*** Opening of Supplied entries ***

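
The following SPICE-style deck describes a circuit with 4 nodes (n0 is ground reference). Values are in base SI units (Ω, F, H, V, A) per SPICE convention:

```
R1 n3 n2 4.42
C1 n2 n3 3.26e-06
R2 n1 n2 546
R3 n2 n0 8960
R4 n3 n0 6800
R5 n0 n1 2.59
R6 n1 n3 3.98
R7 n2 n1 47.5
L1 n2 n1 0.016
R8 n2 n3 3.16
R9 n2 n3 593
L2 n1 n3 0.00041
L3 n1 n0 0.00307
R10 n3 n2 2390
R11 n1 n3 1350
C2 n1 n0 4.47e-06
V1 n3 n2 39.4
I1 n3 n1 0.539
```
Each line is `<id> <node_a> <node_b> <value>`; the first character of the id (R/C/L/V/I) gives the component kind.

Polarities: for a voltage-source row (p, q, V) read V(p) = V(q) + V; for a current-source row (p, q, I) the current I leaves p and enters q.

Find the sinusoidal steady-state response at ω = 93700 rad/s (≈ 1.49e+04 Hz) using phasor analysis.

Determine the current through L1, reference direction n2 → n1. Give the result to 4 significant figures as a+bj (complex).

2.242e-05+0.02539j A

Apply KCL at each of the 3 non-ground nodes and solve the resulting linear system.
Node n1: branches {R2, R5, R6, R7, L1, L2, L3, R11, C2, I1} → V_1 = 0.004855-0.005242j
Node n2: branches {R1, C1, R2, R3, R7, L1, R8, R9, R10, V1} → V_2 = -38.06+0.02837j
Node n3: branches {R1, C1, R4, R6, R8, R9, L2, R10, R11, V1, I1} → V_3 = 1.336+0.02837j
Source currents: i(V1)=-22.34-12.01j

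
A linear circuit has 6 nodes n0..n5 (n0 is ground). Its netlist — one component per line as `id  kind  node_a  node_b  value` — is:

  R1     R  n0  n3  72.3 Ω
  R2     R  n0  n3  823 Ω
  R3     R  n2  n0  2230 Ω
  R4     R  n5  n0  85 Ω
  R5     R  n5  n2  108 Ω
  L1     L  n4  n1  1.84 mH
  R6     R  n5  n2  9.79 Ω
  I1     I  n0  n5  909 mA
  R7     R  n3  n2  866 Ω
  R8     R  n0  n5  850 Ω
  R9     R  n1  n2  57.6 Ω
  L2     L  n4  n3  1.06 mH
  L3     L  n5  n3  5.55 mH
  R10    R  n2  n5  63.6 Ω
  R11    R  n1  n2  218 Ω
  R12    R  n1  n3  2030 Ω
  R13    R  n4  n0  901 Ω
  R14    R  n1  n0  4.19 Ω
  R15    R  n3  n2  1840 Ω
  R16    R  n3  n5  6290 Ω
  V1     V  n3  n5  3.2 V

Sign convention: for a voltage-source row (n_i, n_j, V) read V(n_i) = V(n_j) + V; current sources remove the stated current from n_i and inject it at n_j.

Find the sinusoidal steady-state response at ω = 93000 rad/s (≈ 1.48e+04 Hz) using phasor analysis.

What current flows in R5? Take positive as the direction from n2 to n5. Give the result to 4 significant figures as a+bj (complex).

-0.02287-0.002290j A

MNA unknowns: 5 node voltages V₁..V_5 plus 1 source current (V1)
R1: Y=0.01383+0.000j on G[0,3]
R2: Y=0.001215+0.000j on G[0,3]
R3: Y=0.0004484+0.000j on G[2,0]
R4: Y=0.01176+0.000j on G[5,0]
R5: Y=0.009259+0.000j on G[5,2]
L1: Y=0.000-0.005844j on G[4,1]
R6: Y=0.1021+0.000j on G[5,2]
I1: z[0]−=0.909, z[5]+=0.909
R7: Y=0.001155+0.000j on G[3,2]
R8: Y=0.001176+0.000j on G[0,5]
R9: Y=0.01736+0.000j on G[1,2]
L2: Y=0.000-0.01014j on G[4,3]
L3: Y=0.000-0.001937j on G[5,3]
R10: Y=0.01572+0.000j on G[2,5]
R11: Y=0.004587+0.000j on G[1,2]
R12: Y=0.0004926+0.000j on G[1,3]
R13: Y=0.001110+0.000j on G[4,0]
R14: Y=0.2387+0.000j on G[1,0]
R15: Y=0.0005435+0.000j on G[3,2]
R16: Y=0.0001590+0.000j on G[3,5]
V1: row V3−V5=3.2, i_V1 at 3,5
solve → V1=1.370-0.1774j, V2=15.79+1.249j, V3=21.46+1.496j, V4=14.11-0.09510j, V5=18.26+1.496j
aux → i_V1=-0.3591+0.05701j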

*** Close of Supplied entries ***

- _Exercise requirements_
The task requires an exact copy of all the lines above.

- _Answer to the exercise_
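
The following SPICE-style deck describes a circuit with 4 nodes (n0 is ground reference). Values are in base SI units (Ω, F, H, V, A) per SPICE convention:

```
R1 n3 n2 4.42
C1 n2 n3 3.26e-06
R2 n1 n2 546
R3 n2 n0 8960
R4 n3 n0 6800
R5 n0 n1 2.59
R6 n1 n3 3.98
R7 n2 n1 47.5
L1 n2 n1 0.016
R8 n2 n3 3.16
R9 n2 n3 593
L2 n1 n3 0.00041
L3 n1 n0 0.00307
R10 n3 n2 2390
R11 n1 n3 1350
C2 n1 n0 4.47e-06
V1 n3 n2 39.4
I1 n3 n1 0.539
```
Each line is `<id> <node_a> <node_b> <value>`; the first character of the id (R/C/L/V/I) gives the component kind.

Polarities: for a voltage-source row (p, q, V) read V(p) = V(q) + V; for a current-source row (p, q, I) the current I leaves p and enters q.

Find the sinusoidal steady-state response at ω = 93700 rad/s (≈ 1.49e+04 Hz) using phasor analysis.

Determine the current through L1, reference direction n2 → n1. Give the result to 4 significant figures as a+bj (complex).

2.242e-05+0.02539j A

Apply KCL at each of the 3 non-ground nodes and solve the resulting linear system.
Node n1: branches {R2, R5, R6, R7, L1, L2, L3, R11, C2, I1} → V_1 = 0.004855-0.005242j
Node n2: branches {R1, C1, R2, R3, R7, L1, R8, R9, R10, V1} → V_2 = -38.06+0.02837j
Node n3: branches {R1, C1, R4, R6, R8, R9, L2, R10, R11, V1, I1} → V_3 = 1.336+0.02837j
Source currents: i(V1)=-22.34-12.01j

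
A linear circuit has 6 nodes n0..n5 (n0 is ground). Its netlist — one component per line as `id  kind  node_a  node_b  value` — is:

  R1     R  n0  n3  72.3 Ω
  R2     R  n0  n3  823 Ω
  R3     R  n2  n0  2230 Ω
  R4     R  n5  n0  85 Ω
  R5     R  n5  n2  108 Ω
  L1     L  n4  n1  1.84 mH
  R6     R  n5  n2  9.79 Ω
  I1     I  n0  n5  909 mA
  R7     R  n3  n2  866 Ω
  R8     R  n0  n5  850 Ω
  R9     R  n1  n2  57.6 Ω
  L2     L  n4  n3  1.06 mH
  L3     L  n5  n3  5.55 mH
  R10    R  n2  n5  63.6 Ω
  R11    R  n1  n2  218 Ω
  R12    R  n1  n3  2030 Ω
  R13    R  n4  n0  901 Ω
  R14    R  n1  n0  4.19 Ω
  R15    R  n3  n2  1840 Ω
  R16    R  n3  n5  6290 Ω
  V1     V  n3  n5  3.2 V

Sign convention: for a voltage-source row (n_i, n_j, V) read V(n_i) = V(n_j) + V; current sources remove the stated current from n_i and inject it at n_j.

Find the sinusoidal steady-state response at ω = 93000 rad/s (≈ 1.48e+04 Hz) using phasor analysis.

What current flows in R5? Take positive as the direction from n2 to n5. Give the result to 4 significant figures as a+bj (complex).

-0.02287-0.002290j A

MNA unknowns: 5 node voltages V₁..V_5 plus 1 source current (V1)
R1: Y=0.01383+0.000j on G[0,3]
R2: Y=0.001215+0.000j on G[0,3]
R3: Y=0.0004484+0.000j on G[2,0]
R4: Y=0.01176+0.000j on G[5,0]
R5: Y=0.009259+0.000j on G[5,2]
L1: Y=0.000-0.005844j on G[4,1]
R6: Y=0.1021+0.000j on G[5,2]
I1: z[0]−=0.909, z[5]+=0.909
R7: Y=0.001155+0.000j on G[3,2]
R8: Y=0.001176+0.000j on G[0,5]
R9: Y=0.01736+0.000j on G[1,2]
L2: Y=0.000-0.01014j on G[4,3]
L3: Y=0.000-0.001937j on G[5,3]
R10: Y=0.01572+0.000j on G[2,5]
R11: Y=0.004587+0.000j on G[1,2]
R12: Y=0.0004926+0.000j on G[1,3]
R13: Y=0.001110+0.000j on G[4,0]
R14: Y=0.2387+0.000j on G[1,0]
R15: Y=0.0005435+0.000j on G[3,2]
R16: Y=0.0001590+0.000j on G[3,5]
V1: row V3−V5=3.2, i_V1 at 3,5
solve → V1=1.370-0.1774j, V2=15.79+1.249j, V3=21.46+1.496j, V4=14.11-0.09510j, V5=18.26+1.496j
aux → i_V1=-0.3591+0.05701j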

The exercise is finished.